(Saved data entries)

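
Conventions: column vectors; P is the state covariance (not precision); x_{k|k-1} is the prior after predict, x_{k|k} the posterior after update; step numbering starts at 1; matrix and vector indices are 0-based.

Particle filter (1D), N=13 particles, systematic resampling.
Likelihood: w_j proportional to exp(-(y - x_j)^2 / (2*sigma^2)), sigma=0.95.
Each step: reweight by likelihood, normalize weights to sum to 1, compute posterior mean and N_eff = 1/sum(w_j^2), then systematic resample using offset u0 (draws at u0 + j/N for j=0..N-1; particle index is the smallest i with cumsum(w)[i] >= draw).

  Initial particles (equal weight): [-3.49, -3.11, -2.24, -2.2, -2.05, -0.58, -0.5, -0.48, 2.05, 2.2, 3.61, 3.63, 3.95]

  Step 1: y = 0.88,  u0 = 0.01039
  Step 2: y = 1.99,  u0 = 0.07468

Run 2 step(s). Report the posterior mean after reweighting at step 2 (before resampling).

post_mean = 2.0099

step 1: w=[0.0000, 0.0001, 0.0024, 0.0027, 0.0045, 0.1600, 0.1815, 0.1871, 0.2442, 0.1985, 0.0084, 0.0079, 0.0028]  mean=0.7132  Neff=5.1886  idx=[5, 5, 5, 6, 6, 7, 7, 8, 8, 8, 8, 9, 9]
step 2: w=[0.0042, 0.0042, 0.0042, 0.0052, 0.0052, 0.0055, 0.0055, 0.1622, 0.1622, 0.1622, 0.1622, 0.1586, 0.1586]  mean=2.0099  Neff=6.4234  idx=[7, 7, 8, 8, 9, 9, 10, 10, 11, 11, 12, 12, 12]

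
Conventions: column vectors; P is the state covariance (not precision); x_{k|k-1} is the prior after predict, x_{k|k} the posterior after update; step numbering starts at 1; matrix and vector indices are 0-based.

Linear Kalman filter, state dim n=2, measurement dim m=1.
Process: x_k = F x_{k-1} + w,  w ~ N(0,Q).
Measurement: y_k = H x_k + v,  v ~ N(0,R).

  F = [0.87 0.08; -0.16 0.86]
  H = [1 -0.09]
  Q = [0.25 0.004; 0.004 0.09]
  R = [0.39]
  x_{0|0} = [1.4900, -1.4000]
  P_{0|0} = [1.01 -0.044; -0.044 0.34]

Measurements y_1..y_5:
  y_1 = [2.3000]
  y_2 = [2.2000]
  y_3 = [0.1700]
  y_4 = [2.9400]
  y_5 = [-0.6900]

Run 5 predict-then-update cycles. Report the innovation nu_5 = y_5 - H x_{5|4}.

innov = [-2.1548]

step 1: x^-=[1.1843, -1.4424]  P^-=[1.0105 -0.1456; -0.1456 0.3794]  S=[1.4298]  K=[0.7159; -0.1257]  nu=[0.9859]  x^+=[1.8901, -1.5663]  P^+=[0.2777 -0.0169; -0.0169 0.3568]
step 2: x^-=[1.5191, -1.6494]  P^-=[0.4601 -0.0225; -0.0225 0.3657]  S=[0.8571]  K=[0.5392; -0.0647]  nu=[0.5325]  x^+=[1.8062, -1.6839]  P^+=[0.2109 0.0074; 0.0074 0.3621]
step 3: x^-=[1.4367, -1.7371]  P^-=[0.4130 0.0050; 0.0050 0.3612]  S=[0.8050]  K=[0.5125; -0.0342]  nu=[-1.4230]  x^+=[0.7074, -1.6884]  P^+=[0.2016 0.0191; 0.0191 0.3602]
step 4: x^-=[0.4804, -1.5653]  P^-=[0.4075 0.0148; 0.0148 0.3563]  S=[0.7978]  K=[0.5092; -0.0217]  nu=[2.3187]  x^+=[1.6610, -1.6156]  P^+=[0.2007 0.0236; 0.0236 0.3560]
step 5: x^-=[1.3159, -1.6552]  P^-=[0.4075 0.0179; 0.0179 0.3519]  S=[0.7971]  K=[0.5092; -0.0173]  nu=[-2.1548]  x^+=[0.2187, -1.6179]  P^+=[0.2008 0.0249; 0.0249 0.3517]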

▶ _PROBLEM TO WORK ON_
From the entries above, write out only the lines starting at the line that holds "H = [1 -0.09]" and ending at the line that holds "y_5 = [-0.6900]", keeping both and matching them exactly.

▶ _ANSWER SPACE_
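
  H = [1 -0.09]
  Q = [0.25 0.004; 0.004 0.09]
  R = [0.39]
  x_{0|0} = [1.4900, -1.4000]
  P_{0|0} = [1.01 -0.044; -0.044 0.34]

Measurements y_1..y_5:
  y_1 = [2.3000]
  y_2 = [2.2000]
  y_3 = [0.1700]
  y_4 = [2.9400]
  y_5 = [-0.6900]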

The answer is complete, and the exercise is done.